→ GIVEN DATA:

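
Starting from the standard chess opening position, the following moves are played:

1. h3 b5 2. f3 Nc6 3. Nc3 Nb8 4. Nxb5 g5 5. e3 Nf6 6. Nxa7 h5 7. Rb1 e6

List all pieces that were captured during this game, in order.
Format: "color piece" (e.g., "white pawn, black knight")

Tracking captures:
  Nxb5: captured black pawn
  Nxa7: captured black pawn

black pawn, black pawn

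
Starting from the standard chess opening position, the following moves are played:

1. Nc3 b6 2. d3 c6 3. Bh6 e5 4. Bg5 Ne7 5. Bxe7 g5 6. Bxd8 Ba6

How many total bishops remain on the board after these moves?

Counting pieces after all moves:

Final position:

  a b c d e f g h
  ─────────────────
8│♜ ♞ · ♗ ♚ ♝ · ♜│8
7│♟ · · ♟ · ♟ · ♟│7
6│♝ ♟ ♟ · · · · ·│6
5│· · · · ♟ · ♟ ·│5
4│· · · · · · · ·│4
3│· · ♘ ♙ · · · ·│3
2│♙ ♙ ♙ · ♙ ♙ ♙ ♙│2
1│♖ · · ♕ ♔ ♗ ♘ ♖│1
  ─────────────────
  a b c d e f g h


4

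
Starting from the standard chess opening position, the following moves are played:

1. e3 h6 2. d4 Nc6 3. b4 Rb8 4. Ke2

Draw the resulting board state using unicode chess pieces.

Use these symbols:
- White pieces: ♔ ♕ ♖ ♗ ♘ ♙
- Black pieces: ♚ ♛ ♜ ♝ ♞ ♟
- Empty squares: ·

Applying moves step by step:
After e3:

♜ ♞ ♝ ♛ ♚ ♝ ♞ ♜
♟ ♟ ♟ ♟ ♟ ♟ ♟ ♟
· · · · · · · ·
· · · · · · · ·
· · · · · · · ·
· · · · ♙ · · ·
♙ ♙ ♙ ♙ · ♙ ♙ ♙
♖ ♘ ♗ ♕ ♔ ♗ ♘ ♖


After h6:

♜ ♞ ♝ ♛ ♚ ♝ ♞ ♜
♟ ♟ ♟ ♟ ♟ ♟ ♟ ·
· · · · · · · ♟
· · · · · · · ·
· · · · · · · ·
· · · · ♙ · · ·
♙ ♙ ♙ ♙ · ♙ ♙ ♙
♖ ♘ ♗ ♕ ♔ ♗ ♘ ♖


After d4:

♜ ♞ ♝ ♛ ♚ ♝ ♞ ♜
♟ ♟ ♟ ♟ ♟ ♟ ♟ ·
· · · · · · · ♟
· · · · · · · ·
· · · ♙ · · · ·
· · · · ♙ · · ·
♙ ♙ ♙ · · ♙ ♙ ♙
♖ ♘ ♗ ♕ ♔ ♗ ♘ ♖


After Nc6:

♜ · ♝ ♛ ♚ ♝ ♞ ♜
♟ ♟ ♟ ♟ ♟ ♟ ♟ ·
· · ♞ · · · · ♟
· · · · · · · ·
· · · ♙ · · · ·
· · · · ♙ · · ·
♙ ♙ ♙ · · ♙ ♙ ♙
♖ ♘ ♗ ♕ ♔ ♗ ♘ ♖


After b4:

♜ · ♝ ♛ ♚ ♝ ♞ ♜
♟ ♟ ♟ ♟ ♟ ♟ ♟ ·
· · ♞ · · · · ♟
· · · · · · · ·
· ♙ · ♙ · · · ·
· · · · ♙ · · ·
♙ · ♙ · · ♙ ♙ ♙
♖ ♘ ♗ ♕ ♔ ♗ ♘ ♖


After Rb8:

· ♜ ♝ ♛ ♚ ♝ ♞ ♜
♟ ♟ ♟ ♟ ♟ ♟ ♟ ·
· · ♞ · · · · ♟
· · · · · · · ·
· ♙ · ♙ · · · ·
· · · · ♙ · · ·
♙ · ♙ · · ♙ ♙ ♙
♖ ♘ ♗ ♕ ♔ ♗ ♘ ♖


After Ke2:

· ♜ ♝ ♛ ♚ ♝ ♞ ♜
♟ ♟ ♟ ♟ ♟ ♟ ♟ ·
· · ♞ · · · · ♟
· · · · · · · ·
· ♙ · ♙ · · · ·
· · · · ♙ · · ·
♙ · ♙ · ♔ ♙ ♙ ♙
♖ ♘ ♗ ♕ · ♗ ♘ ♖



  a b c d e f g h
  ─────────────────
8│· ♜ ♝ ♛ ♚ ♝ ♞ ♜│8
7│♟ ♟ ♟ ♟ ♟ ♟ ♟ ·│7
6│· · ♞ · · · · ♟│6
5│· · · · · · · ·│5
4│· ♙ · ♙ · · · ·│4
3│· · · · ♙ · · ·│3
2│♙ · ♙ · ♔ ♙ ♙ ♙│2
1│♖ ♘ ♗ ♕ · ♗ ♘ ♖│1
  ─────────────────
  a b c d e f g h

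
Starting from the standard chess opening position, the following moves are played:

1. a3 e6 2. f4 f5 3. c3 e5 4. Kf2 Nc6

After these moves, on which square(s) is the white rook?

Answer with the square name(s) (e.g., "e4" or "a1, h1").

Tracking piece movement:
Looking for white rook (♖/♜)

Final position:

  a b c d e f g h
  ─────────────────
8│♜ · ♝ ♛ ♚ ♝ ♞ ♜│8
7│♟ ♟ ♟ ♟ · · ♟ ♟│7
6│· · ♞ · · · · ·│6
5│· · · · ♟ ♟ · ·│5
4│· · · · · ♙ · ·│4
3│♙ · ♙ · · · · ·│3
2│· ♙ · ♙ ♙ ♔ ♙ ♙│2
1│♖ ♘ ♗ ♕ · ♗ ♘ ♖│1
  ─────────────────
  a b c d e f g h


a1, h1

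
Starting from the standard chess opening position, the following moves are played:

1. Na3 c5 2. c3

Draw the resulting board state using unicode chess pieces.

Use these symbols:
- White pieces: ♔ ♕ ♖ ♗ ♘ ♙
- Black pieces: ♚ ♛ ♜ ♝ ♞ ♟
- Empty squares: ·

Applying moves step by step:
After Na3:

♜ ♞ ♝ ♛ ♚ ♝ ♞ ♜
♟ ♟ ♟ ♟ ♟ ♟ ♟ ♟
· · · · · · · ·
· · · · · · · ·
· · · · · · · ·
♘ · · · · · · ·
♙ ♙ ♙ ♙ ♙ ♙ ♙ ♙
♖ · ♗ ♕ ♔ ♗ ♘ ♖


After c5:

♜ ♞ ♝ ♛ ♚ ♝ ♞ ♜
♟ ♟ · ♟ ♟ ♟ ♟ ♟
· · · · · · · ·
· · ♟ · · · · ·
· · · · · · · ·
♘ · · · · · · ·
♙ ♙ ♙ ♙ ♙ ♙ ♙ ♙
♖ · ♗ ♕ ♔ ♗ ♘ ♖


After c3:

♜ ♞ ♝ ♛ ♚ ♝ ♞ ♜
♟ ♟ · ♟ ♟ ♟ ♟ ♟
· · · · · · · ·
· · ♟ · · · · ·
· · · · · · · ·
♘ · ♙ · · · · ·
♙ ♙ · ♙ ♙ ♙ ♙ ♙
♖ · ♗ ♕ ♔ ♗ ♘ ♖



  a b c d e f g h
  ─────────────────
8│♜ ♞ ♝ ♛ ♚ ♝ ♞ ♜│8
7│♟ ♟ · ♟ ♟ ♟ ♟ ♟│7
6│· · · · · · · ·│6
5│· · ♟ · · · · ·│5
4│· · · · · · · ·│4
3│♘ · ♙ · · · · ·│3
2│♙ ♙ · ♙ ♙ ♙ ♙ ♙│2
1│♖ · ♗ ♕ ♔ ♗ ♘ ♖│1
  ─────────────────
  a b c d e f g h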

→ DESCRIPTION OF THE TASK: Restate the listing in full, word for word.

→ WRITTEN RESPONSE:
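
Starting from the standard chess opening position, the following moves are played:

1. h3 b5 2. f3 Nc6 3. Nc3 Nb8 4. Nxb5 g5 5. e3 Nf6 6. Nxa7 h5 7. Rb1 e6

List all pieces that were captured during this game, in order.
Format: "color piece" (e.g., "white pawn, black knight")

Tracking captures:
  Nxb5: captured black pawn
  Nxa7: captured black pawn

black pawn, black pawn

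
Starting from the standard chess opening position, the following moves are played:

1. Nc3 b6 2. d3 c6 3. Bh6 e5 4. Bg5 Ne7 5. Bxe7 g5 6. Bxd8 Ba6

How many total bishops remain on the board after these moves?

Counting pieces after all moves:

Final position:

  a b c d e f g h
  ─────────────────
8│♜ ♞ · ♗ ♚ ♝ · ♜│8
7│♟ · · ♟ · ♟ · ♟│7
6│♝ ♟ ♟ · · · · ·│6
5│· · · · ♟ · ♟ ·│5
4│· · · · · · · ·│4
3│· · ♘ ♙ · · · ·│3
2│♙ ♙ ♙ · ♙ ♙ ♙ ♙│2
1│♖ · · ♕ ♔ ♗ ♘ ♖│1
  ─────────────────
  a b c d e f g h


4

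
Starting from the standard chess opening position, the following moves are played:

1. e3 h6 2. d4 Nc6 3. b4 Rb8 4. Ke2

Draw the resulting board state using unicode chess pieces.

Use these symbols:
- White pieces: ♔ ♕ ♖ ♗ ♘ ♙
- Black pieces: ♚ ♛ ♜ ♝ ♞ ♟
- Empty squares: ·

Applying moves step by step:
After e3:

♜ ♞ ♝ ♛ ♚ ♝ ♞ ♜
♟ ♟ ♟ ♟ ♟ ♟ ♟ ♟
· · · · · · · ·
· · · · · · · ·
· · · · · · · ·
· · · · ♙ · · ·
♙ ♙ ♙ ♙ · ♙ ♙ ♙
♖ ♘ ♗ ♕ ♔ ♗ ♘ ♖


After h6:

♜ ♞ ♝ ♛ ♚ ♝ ♞ ♜
♟ ♟ ♟ ♟ ♟ ♟ ♟ ·
· · · · · · · ♟
· · · · · · · ·
· · · · · · · ·
· · · · ♙ · · ·
♙ ♙ ♙ ♙ · ♙ ♙ ♙
♖ ♘ ♗ ♕ ♔ ♗ ♘ ♖


After d4:

♜ ♞ ♝ ♛ ♚ ♝ ♞ ♜
♟ ♟ ♟ ♟ ♟ ♟ ♟ ·
· · · · · · · ♟
· · · · · · · ·
· · · ♙ · · · ·
· · · · ♙ · · ·
♙ ♙ ♙ · · ♙ ♙ ♙
♖ ♘ ♗ ♕ ♔ ♗ ♘ ♖


After Nc6:

♜ · ♝ ♛ ♚ ♝ ♞ ♜
♟ ♟ ♟ ♟ ♟ ♟ ♟ ·
· · ♞ · · · · ♟
· · · · · · · ·
· · · ♙ · · · ·
· · · · ♙ · · ·
♙ ♙ ♙ · · ♙ ♙ ♙
♖ ♘ ♗ ♕ ♔ ♗ ♘ ♖


After b4:

♜ · ♝ ♛ ♚ ♝ ♞ ♜
♟ ♟ ♟ ♟ ♟ ♟ ♟ ·
· · ♞ · · · · ♟
· · · · · · · ·
· ♙ · ♙ · · · ·
· · · · ♙ · · ·
♙ · ♙ · · ♙ ♙ ♙
♖ ♘ ♗ ♕ ♔ ♗ ♘ ♖


After Rb8:

· ♜ ♝ ♛ ♚ ♝ ♞ ♜
♟ ♟ ♟ ♟ ♟ ♟ ♟ ·
· · ♞ · · · · ♟
· · · · · · · ·
· ♙ · ♙ · · · ·
· · · · ♙ · · ·
♙ · ♙ · · ♙ ♙ ♙
♖ ♘ ♗ ♕ ♔ ♗ ♘ ♖


After Ke2:

· ♜ ♝ ♛ ♚ ♝ ♞ ♜
♟ ♟ ♟ ♟ ♟ ♟ ♟ ·
· · ♞ · · · · ♟
· · · · · · · ·
· ♙ · ♙ · · · ·
· · · · ♙ · · ·
♙ · ♙ · ♔ ♙ ♙ ♙
♖ ♘ ♗ ♕ · ♗ ♘ ♖



  a b c d e f g h
  ─────────────────
8│· ♜ ♝ ♛ ♚ ♝ ♞ ♜│8
7│♟ ♟ ♟ ♟ ♟ ♟ ♟ ·│7
6│· · ♞ · · · · ♟│6
5│· · · · · · · ·│5
4│· ♙ · ♙ · · · ·│4
3│· · · · ♙ · · ·│3
2│♙ · ♙ · ♔ ♙ ♙ ♙│2
1│♖ ♘ ♗ ♕ · ♗ ♘ ♖│1
  ─────────────────
  a b c d e f g h

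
Starting from the standard chess opening position, the following moves are played:

1. a3 e6 2. f4 f5 3. c3 e5 4. Kf2 Nc6

After these moves, on which square(s) is the white rook?

Answer with the square name(s) (e.g., "e4" or "a1, h1").

Tracking piece movement:
Looking for white rook (♖/♜)

Final position:

  a b c d e f g h
  ─────────────────
8│♜ · ♝ ♛ ♚ ♝ ♞ ♜│8
7│♟ ♟ ♟ ♟ · · ♟ ♟│7
6│· · ♞ · · · · ·│6
5│· · · · ♟ ♟ · ·│5
4│· · · · · ♙ · ·│4
3│♙ · ♙ · · · · ·│3
2│· ♙ · ♙ ♙ ♔ ♙ ♙│2
1│♖ ♘ ♗ ♕ · ♗ ♘ ♖│1
  ─────────────────
  a b c d e f g h


a1, h1

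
Starting from the standard chess opening position, the following moves are played:

1. Na3 c5 2. c3

Draw the resulting board state using unicode chess pieces.

Use these symbols:
- White pieces: ♔ ♕ ♖ ♗ ♘ ♙
- Black pieces: ♚ ♛ ♜ ♝ ♞ ♟
- Empty squares: ·

Applying moves step by step:
After Na3:

♜ ♞ ♝ ♛ ♚ ♝ ♞ ♜
♟ ♟ ♟ ♟ ♟ ♟ ♟ ♟
· · · · · · · ·
· · · · · · · ·
· · · · · · · ·
♘ · · · · · · ·
♙ ♙ ♙ ♙ ♙ ♙ ♙ ♙
♖ · ♗ ♕ ♔ ♗ ♘ ♖


After c5:

♜ ♞ ♝ ♛ ♚ ♝ ♞ ♜
♟ ♟ · ♟ ♟ ♟ ♟ ♟
· · · · · · · ·
· · ♟ · · · · ·
· · · · · · · ·
♘ · · · · · · ·
♙ ♙ ♙ ♙ ♙ ♙ ♙ ♙
♖ · ♗ ♕ ♔ ♗ ♘ ♖


After c3:

♜ ♞ ♝ ♛ ♚ ♝ ♞ ♜
♟ ♟ · ♟ ♟ ♟ ♟ ♟
· · · · · · · ·
· · ♟ · · · · ·
· · · · · · · ·
♘ · ♙ · · · · ·
♙ ♙ · ♙ ♙ ♙ ♙ ♙
♖ · ♗ ♕ ♔ ♗ ♘ ♖



  a b c d e f g h
  ─────────────────
8│♜ ♞ ♝ ♛ ♚ ♝ ♞ ♜│8
7│♟ ♟ · ♟ ♟ ♟ ♟ ♟│7
6│· · · · · · · ·│6
5│· · ♟ · · · · ·│5
4│· · · · · · · ·│4
3│♘ · ♙ · · · · ·│3
2│♙ ♙ · ♙ ♙ ♙ ♙ ♙│2
1│♖ · ♗ ♕ ♔ ♗ ♘ ♖│1
  ─────────────────
  a b c d e f g h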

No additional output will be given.